[Stored data entries]
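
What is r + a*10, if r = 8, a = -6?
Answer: -52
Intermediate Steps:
r + a*10 = 8 - 6*10 = 8 - 60 = -52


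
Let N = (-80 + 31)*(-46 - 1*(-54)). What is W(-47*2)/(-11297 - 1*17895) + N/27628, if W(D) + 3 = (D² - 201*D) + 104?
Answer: -195089533/201629144 ≈ -0.96757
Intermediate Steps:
W(D) = 101 + D² - 201*D (W(D) = -3 + ((D² - 201*D) + 104) = -3 + (104 + D² - 201*D) = 101 + D² - 201*D)
N = -392 (N = -49*(-46 + 54) = -49*8 = -392)
W(-47*2)/(-11297 - 1*17895) + N/27628 = (101 + (-47*2)² - (-9447)*2)/(-11297 - 1*17895) - 392/27628 = (101 + (-94)² - 201*(-94))/(-11297 - 17895) - 392*1/27628 = (101 + 8836 + 18894)/(-29192) - 98/6907 = 27831*(-1/29192) - 98/6907 = -27831/29192 - 98/6907 = -195089533/201629144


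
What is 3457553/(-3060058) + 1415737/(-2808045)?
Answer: -14041201746631/8592780566610 ≈ -1.6341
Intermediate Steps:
3457553/(-3060058) + 1415737/(-2808045) = 3457553*(-1/3060058) + 1415737*(-1/2808045) = -3457553/3060058 - 1415737/2808045 = -14041201746631/8592780566610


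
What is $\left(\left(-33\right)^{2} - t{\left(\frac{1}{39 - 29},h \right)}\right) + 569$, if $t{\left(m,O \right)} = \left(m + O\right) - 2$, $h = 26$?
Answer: $\frac{16339}{10} \approx 1633.9$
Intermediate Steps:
$t{\left(m,O \right)} = -2 + O + m$ ($t{\left(m,O \right)} = \left(O + m\right) - 2 = -2 + O + m$)
$\left(\left(-33\right)^{2} - t{\left(\frac{1}{39 - 29},h \right)}\right) + 569 = \left(\left(-33\right)^{2} - \left(-2 + 26 + \frac{1}{39 - 29}\right)\right) + 569 = \left(1089 - \left(-2 + 26 + \frac{1}{10}\right)\right) + 569 = \left(1089 - \frac{241}{10}\right) + 569 = \frac{10649}{10} + 569 = \frac{16339}{10}$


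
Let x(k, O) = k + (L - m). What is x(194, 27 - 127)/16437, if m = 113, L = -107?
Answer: -26/16437 ≈ -0.0015818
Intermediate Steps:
x(k, O) = -220 + k (x(k, O) = k + (-107 - 1*113) = k + (-107 - 113) = k - 220 = -220 + k)
x(194, 27 - 127)/16437 = (-220 + 194)/16437 = -26*1/16437 = -26/16437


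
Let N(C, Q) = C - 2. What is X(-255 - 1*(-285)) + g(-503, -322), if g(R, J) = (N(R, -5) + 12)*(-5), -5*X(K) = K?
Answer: 2459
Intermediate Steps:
X(K) = -K/5
N(C, Q) = -2 + C
g(R, J) = -50 - 5*R (g(R, J) = ((-2 + R) + 12)*(-5) = (10 + R)*(-5) = -50 - 5*R)
X(-255 - 1*(-285)) + g(-503, -322) = -(-255 - 1*(-285))/5 + (-50 - 5*(-503)) = -(-255 + 285)/5 + (-50 + 2515) = -⅕*30 + 2465 = -6 + 2465 = 2459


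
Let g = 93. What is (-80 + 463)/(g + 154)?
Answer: 383/247 ≈ 1.5506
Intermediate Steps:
(-80 + 463)/(g + 154) = (-80 + 463)/(93 + 154) = 383/247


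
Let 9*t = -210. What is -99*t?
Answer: 2310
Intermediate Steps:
t = -70/3 (t = (⅑)*(-210) = -70/3 ≈ -23.333)
-99*t = -99*(-70/3) = 2310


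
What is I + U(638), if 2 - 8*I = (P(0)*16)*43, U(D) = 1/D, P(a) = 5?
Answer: -548359/1276 ≈ -429.75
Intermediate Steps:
I = -1719/4 (I = 1/4 - 5*16*43/8 = 1/4 - 10*43 = 1/4 - 1/8*3440 = 1/4 - 430 = -1719/4 ≈ -429.75)
I + U(638) = -1719/4 + 1/638 = -548359/1276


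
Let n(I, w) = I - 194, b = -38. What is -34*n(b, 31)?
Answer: 7888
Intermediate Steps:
n(I, w) = -194 + I
-34*n(b, 31) = -34*(-194 - 38) = -34*(-232) = 7888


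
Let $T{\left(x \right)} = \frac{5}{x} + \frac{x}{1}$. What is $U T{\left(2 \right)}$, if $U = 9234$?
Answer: $41553$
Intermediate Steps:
$T{\left(x \right)} = x + \frac{5}{x}$ ($T{\left(x \right)} = \frac{5}{x} + x 1 = \frac{5}{x} + x = x + \frac{5}{x}$)
$U T{\left(2 \right)} = 9234 \left(2 + \frac{5}{2}\right) = 9234 \cdot \frac{9}{2} = 41553$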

WHAT IS EXPECTED
Which lines above run from the one containing "Answer: 383/247 ≈ 1.5506" down to the one containing "Answer: -548359/1276 ≈ -429.75"? Repeat exactly those, both ends included, and nothing else.

RESPONSE FOR THIS EXERCISE
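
Answer: 383/247 ≈ 1.5506
Intermediate Steps:
(-80 + 463)/(g + 154) = (-80 + 463)/(93 + 154) = 383/247


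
Let 9*t = -210. What is -99*t?
Answer: 2310
Intermediate Steps:
t = -70/3 (t = (⅑)*(-210) = -70/3 ≈ -23.333)
-99*t = -99*(-70/3) = 2310


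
What is I + U(638), if 2 - 8*I = (P(0)*16)*43, U(D) = 1/D, P(a) = 5?
Answer: -548359/1276 ≈ -429.75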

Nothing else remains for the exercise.